* [What you are asked to do]
An exact copy of every record is required.

* [Records for this exercise]
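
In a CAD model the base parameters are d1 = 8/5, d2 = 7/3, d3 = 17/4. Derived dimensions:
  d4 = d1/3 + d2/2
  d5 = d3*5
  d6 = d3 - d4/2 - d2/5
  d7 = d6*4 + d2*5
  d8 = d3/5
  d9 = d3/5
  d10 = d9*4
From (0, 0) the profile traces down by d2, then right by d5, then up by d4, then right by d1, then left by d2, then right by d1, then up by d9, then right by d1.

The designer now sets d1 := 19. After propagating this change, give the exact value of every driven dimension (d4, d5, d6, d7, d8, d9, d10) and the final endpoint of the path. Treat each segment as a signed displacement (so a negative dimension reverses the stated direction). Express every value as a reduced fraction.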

* [Task answer]
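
In a CAD model the base parameters are d1 = 8/5, d2 = 7/3, d3 = 17/4. Derived dimensions:
  d4 = d1/3 + d2/2
  d5 = d3*5
  d6 = d3 - d4/2 - d2/5
  d7 = d6*4 + d2*5
  d8 = d3/5
  d9 = d3/5
  d10 = d9*4
From (0, 0) the profile traces down by d2, then right by d5, then up by d4, then right by d1, then left by d2, then right by d1, then up by d9, then right by d1.

The designer now sets d1 := 19. After propagating this change, give the exact value of every driven dimension (d4, d5, d6, d7, d8, d9, d10) and the final endpoint of the path. Treat each segment as a signed displacement (so a negative dimension reverses the stated direction). Express every value as a reduced fraction.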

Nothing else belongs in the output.